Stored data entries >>
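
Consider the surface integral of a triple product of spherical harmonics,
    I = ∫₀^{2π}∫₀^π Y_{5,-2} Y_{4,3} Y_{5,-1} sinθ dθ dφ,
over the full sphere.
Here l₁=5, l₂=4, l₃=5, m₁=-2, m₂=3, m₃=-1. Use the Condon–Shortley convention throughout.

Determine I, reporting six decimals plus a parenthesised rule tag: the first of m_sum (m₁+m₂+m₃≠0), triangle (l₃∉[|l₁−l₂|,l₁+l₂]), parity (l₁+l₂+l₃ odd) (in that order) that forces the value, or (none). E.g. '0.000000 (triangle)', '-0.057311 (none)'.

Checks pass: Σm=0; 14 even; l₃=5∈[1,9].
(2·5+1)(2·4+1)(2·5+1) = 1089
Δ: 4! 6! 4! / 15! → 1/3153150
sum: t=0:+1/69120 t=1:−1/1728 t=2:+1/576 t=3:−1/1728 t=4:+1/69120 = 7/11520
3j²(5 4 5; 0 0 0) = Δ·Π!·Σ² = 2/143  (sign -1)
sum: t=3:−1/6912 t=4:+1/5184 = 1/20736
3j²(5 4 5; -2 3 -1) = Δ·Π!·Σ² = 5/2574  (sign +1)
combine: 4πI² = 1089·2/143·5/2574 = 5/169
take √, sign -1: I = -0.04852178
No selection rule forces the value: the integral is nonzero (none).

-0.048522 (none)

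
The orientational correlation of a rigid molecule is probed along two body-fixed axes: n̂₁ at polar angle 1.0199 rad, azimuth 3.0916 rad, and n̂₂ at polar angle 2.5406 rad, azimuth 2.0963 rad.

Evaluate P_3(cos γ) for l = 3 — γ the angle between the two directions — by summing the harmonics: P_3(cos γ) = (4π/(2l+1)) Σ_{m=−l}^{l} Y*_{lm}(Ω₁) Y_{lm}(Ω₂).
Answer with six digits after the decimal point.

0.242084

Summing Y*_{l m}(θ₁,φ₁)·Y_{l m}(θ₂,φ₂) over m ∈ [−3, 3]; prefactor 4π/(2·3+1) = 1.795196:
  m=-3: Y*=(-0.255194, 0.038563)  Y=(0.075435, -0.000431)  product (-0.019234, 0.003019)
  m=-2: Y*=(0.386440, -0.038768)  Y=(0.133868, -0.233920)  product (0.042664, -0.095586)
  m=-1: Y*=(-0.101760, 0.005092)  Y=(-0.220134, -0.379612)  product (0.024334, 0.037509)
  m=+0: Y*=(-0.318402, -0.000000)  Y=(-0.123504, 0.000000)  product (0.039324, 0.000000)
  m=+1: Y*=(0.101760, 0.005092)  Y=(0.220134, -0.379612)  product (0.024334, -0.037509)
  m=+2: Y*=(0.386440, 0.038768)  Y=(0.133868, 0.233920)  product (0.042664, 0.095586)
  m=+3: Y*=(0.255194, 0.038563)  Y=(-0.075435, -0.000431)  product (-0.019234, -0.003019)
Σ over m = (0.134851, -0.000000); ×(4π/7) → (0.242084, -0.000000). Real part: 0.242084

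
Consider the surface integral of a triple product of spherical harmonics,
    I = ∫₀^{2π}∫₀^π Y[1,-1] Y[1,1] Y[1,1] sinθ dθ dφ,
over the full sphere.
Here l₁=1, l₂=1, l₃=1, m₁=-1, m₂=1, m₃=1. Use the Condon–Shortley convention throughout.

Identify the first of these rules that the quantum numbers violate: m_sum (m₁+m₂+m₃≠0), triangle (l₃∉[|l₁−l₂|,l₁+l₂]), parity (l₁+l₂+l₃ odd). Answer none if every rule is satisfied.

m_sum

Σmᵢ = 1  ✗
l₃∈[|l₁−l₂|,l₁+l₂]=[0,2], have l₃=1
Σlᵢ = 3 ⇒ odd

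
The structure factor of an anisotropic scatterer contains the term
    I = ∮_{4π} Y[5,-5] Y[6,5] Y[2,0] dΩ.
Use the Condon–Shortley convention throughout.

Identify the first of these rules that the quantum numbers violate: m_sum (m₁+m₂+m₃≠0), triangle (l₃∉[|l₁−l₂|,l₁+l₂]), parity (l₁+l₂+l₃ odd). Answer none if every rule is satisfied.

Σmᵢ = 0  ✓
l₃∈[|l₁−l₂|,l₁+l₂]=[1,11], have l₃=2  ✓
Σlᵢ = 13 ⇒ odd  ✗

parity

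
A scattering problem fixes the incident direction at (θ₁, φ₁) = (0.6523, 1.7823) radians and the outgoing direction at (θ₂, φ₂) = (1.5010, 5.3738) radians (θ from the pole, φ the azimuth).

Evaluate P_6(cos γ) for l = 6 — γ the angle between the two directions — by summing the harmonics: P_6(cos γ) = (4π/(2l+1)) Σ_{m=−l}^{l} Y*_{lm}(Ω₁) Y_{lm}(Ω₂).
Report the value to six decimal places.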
---
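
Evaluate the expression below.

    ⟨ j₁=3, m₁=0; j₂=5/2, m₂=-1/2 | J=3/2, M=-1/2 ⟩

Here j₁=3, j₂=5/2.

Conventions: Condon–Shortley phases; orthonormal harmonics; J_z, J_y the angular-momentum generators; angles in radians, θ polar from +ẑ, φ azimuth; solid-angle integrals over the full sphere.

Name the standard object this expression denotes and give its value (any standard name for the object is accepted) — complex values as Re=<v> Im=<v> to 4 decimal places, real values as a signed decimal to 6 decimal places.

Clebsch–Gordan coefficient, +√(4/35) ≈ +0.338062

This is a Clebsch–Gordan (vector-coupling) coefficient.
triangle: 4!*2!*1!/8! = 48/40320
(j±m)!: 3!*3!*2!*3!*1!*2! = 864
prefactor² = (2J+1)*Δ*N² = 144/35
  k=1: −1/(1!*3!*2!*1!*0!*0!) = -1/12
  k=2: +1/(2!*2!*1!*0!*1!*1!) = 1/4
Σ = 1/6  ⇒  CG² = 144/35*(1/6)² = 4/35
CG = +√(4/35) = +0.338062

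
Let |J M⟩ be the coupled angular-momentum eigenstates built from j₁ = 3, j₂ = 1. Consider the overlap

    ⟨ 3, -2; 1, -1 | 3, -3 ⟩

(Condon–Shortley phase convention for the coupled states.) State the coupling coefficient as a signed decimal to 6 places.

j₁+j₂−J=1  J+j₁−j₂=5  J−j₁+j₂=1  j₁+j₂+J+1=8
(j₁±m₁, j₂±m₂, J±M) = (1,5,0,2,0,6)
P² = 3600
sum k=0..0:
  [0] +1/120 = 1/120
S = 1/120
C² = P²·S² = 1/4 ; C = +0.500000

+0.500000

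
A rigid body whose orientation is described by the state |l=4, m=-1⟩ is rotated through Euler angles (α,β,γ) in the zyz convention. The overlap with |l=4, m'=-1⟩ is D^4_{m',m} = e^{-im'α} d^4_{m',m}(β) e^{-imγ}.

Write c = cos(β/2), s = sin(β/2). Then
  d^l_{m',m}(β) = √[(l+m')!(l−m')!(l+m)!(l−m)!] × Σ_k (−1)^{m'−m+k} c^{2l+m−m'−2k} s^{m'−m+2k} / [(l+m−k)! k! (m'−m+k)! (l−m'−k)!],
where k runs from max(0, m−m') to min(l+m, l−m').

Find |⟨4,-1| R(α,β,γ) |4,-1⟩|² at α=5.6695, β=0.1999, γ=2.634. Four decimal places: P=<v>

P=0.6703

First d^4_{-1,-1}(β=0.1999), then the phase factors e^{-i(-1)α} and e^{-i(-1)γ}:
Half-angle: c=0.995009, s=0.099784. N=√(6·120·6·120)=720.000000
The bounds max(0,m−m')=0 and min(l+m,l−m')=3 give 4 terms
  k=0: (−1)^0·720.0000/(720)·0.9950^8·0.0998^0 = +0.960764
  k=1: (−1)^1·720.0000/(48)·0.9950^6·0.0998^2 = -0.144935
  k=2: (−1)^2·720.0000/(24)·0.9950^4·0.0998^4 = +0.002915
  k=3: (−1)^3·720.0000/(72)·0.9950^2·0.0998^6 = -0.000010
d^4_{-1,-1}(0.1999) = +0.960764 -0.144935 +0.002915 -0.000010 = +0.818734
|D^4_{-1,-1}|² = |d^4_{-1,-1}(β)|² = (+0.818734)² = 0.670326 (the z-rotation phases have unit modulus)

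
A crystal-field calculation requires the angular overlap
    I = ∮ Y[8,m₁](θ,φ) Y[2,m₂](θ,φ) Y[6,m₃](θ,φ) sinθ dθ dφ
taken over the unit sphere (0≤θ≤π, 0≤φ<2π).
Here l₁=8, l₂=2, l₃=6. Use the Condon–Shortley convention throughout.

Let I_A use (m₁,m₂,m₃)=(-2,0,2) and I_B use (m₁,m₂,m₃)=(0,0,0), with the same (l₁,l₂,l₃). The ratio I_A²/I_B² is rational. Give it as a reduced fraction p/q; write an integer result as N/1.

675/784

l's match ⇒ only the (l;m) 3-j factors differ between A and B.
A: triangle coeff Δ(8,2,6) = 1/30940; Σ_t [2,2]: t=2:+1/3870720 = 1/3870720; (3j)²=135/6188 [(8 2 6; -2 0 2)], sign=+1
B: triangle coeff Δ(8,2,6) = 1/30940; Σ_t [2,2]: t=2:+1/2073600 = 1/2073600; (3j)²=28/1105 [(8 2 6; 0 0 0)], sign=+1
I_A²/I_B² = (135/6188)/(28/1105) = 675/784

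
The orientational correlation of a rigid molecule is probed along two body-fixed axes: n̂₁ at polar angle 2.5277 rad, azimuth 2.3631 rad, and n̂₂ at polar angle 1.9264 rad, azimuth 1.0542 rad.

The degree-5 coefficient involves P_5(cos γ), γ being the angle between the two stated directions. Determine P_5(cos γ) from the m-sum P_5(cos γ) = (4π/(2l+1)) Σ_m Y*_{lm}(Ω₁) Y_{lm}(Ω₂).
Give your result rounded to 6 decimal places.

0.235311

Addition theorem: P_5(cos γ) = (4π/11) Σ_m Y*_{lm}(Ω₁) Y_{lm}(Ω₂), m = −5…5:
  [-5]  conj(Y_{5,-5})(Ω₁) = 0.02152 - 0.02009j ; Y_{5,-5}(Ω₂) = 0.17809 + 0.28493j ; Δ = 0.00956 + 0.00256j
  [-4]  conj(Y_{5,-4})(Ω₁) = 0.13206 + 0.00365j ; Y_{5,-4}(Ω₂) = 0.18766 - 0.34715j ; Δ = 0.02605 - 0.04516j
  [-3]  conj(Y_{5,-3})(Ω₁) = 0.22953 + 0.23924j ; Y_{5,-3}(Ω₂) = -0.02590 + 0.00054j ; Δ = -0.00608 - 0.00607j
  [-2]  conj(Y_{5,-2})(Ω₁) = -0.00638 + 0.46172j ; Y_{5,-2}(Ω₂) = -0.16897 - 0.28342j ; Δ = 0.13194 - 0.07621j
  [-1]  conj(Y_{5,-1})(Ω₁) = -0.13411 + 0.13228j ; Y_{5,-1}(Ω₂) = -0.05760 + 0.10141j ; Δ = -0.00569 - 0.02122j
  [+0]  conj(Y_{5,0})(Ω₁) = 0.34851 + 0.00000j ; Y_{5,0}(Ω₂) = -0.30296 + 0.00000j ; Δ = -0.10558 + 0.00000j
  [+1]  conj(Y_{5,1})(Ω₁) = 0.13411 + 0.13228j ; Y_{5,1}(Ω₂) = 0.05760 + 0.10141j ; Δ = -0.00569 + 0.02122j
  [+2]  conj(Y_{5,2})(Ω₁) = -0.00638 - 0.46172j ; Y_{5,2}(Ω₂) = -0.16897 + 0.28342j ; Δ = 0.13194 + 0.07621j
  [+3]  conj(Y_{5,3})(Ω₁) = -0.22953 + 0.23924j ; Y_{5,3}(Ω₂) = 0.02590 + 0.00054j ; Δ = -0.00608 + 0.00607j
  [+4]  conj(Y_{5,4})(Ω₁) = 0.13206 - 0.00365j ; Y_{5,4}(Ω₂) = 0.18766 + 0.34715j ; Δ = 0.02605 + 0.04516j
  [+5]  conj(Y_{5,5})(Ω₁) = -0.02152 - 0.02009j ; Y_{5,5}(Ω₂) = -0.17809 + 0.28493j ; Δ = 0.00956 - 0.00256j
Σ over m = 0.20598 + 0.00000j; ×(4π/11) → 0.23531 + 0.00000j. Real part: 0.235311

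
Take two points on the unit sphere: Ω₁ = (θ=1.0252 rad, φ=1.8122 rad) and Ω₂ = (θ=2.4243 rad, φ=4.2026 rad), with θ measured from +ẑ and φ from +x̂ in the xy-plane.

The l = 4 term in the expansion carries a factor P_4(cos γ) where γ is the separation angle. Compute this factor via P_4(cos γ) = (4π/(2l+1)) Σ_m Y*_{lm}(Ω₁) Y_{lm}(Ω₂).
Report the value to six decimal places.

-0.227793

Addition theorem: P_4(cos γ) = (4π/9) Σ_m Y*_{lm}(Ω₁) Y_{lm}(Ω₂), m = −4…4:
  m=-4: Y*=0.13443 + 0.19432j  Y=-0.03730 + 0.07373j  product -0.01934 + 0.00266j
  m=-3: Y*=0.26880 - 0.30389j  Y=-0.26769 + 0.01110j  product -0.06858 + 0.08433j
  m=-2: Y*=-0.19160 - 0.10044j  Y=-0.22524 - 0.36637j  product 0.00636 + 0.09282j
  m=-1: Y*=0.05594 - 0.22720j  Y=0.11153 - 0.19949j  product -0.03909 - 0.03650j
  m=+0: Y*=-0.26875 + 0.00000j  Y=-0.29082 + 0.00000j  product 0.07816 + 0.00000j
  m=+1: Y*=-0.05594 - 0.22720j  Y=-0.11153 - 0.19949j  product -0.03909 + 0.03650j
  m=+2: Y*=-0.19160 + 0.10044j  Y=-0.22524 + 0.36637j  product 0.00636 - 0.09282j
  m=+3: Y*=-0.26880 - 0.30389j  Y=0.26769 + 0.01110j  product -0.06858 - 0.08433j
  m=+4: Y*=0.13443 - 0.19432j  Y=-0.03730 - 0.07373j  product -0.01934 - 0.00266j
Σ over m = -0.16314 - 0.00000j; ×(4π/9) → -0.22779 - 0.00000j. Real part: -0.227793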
==
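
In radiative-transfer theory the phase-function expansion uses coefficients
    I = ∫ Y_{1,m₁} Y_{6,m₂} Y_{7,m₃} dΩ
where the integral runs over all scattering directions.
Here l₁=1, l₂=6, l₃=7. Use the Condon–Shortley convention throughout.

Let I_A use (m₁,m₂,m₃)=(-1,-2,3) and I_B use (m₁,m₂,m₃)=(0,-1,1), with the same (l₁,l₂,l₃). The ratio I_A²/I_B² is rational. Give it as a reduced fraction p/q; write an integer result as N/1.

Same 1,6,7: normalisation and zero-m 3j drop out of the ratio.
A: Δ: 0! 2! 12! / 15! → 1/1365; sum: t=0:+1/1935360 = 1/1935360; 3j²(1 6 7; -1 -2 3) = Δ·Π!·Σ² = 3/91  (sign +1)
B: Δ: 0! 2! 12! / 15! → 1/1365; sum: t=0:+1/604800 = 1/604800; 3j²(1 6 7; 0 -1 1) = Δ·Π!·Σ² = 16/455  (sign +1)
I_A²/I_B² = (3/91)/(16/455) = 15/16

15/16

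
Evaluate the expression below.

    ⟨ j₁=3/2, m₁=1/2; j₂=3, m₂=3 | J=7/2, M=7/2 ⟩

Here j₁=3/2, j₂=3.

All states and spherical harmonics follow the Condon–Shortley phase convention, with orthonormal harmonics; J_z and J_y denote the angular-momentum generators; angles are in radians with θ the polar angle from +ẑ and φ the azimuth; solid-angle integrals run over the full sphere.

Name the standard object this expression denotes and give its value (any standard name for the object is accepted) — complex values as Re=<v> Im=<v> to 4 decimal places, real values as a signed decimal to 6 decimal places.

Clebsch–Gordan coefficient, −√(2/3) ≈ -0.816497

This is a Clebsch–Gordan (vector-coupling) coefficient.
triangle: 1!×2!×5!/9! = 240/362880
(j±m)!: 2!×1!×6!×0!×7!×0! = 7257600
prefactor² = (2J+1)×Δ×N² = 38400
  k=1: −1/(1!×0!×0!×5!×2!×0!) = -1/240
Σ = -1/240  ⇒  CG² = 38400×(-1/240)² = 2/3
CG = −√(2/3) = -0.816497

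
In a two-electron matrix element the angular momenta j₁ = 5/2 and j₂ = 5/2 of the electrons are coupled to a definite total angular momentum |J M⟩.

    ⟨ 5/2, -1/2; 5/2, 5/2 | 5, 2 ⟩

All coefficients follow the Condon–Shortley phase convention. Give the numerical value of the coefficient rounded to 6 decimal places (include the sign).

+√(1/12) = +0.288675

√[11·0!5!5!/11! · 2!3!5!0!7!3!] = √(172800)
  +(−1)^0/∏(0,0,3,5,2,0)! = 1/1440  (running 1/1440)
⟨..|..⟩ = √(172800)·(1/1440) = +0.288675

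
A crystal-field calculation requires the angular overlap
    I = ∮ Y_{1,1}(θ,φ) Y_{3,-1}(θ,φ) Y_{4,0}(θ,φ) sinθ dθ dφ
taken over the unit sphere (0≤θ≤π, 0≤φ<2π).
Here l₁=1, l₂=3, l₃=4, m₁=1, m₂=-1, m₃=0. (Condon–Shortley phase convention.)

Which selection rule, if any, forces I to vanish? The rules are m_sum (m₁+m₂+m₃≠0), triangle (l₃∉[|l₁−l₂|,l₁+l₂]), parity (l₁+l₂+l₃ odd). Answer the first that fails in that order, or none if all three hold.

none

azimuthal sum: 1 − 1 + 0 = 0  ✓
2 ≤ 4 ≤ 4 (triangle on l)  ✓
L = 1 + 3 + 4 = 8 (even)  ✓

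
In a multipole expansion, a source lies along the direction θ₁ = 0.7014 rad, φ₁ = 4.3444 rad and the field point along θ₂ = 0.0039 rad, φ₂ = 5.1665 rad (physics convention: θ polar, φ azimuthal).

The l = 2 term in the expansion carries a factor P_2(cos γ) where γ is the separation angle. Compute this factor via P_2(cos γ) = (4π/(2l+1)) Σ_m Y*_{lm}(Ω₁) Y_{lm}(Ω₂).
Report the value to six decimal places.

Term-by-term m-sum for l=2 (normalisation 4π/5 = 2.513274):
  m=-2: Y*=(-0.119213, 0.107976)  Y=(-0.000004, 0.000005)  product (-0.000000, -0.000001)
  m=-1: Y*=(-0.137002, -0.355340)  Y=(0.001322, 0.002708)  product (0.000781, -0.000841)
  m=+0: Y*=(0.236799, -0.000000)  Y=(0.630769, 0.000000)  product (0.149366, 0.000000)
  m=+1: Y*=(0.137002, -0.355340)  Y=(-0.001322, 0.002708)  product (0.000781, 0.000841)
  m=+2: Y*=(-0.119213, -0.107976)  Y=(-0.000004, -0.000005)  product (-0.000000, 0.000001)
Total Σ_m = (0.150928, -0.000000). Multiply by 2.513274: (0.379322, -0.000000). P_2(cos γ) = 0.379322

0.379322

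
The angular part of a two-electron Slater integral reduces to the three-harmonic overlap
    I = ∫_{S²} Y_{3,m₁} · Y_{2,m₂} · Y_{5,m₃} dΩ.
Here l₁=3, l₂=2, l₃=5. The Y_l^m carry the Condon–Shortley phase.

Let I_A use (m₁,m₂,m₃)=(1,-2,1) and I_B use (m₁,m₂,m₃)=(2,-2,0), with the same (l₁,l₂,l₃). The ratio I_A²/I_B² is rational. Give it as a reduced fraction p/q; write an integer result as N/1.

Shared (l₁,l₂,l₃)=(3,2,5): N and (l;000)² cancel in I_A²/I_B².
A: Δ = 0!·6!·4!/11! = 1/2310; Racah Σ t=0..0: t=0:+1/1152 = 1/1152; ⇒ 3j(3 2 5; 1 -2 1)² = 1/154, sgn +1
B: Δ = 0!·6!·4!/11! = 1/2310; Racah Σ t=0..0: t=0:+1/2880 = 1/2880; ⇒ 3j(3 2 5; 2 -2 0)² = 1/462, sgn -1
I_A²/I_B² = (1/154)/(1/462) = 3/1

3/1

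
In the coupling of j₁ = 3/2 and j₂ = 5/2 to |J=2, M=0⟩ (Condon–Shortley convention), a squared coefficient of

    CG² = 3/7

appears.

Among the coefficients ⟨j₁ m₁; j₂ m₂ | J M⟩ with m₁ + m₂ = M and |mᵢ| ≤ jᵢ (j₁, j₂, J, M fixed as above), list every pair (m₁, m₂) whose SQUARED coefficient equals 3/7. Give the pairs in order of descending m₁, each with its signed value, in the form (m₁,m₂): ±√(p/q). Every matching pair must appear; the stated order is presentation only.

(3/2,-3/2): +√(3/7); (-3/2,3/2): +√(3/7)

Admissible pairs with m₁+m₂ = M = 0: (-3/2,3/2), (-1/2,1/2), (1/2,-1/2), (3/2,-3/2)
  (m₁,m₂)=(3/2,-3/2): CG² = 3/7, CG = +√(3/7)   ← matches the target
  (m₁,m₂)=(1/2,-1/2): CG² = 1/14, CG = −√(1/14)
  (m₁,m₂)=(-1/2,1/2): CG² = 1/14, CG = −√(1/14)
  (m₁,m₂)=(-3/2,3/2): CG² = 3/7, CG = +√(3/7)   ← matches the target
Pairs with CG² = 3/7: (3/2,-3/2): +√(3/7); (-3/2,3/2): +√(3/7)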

EXERCISE DETAILS >> Looking at the data above, report how many of its lines include the word "Compute". The number alone is the answer.

OUTPUT OF THE TASK >> 2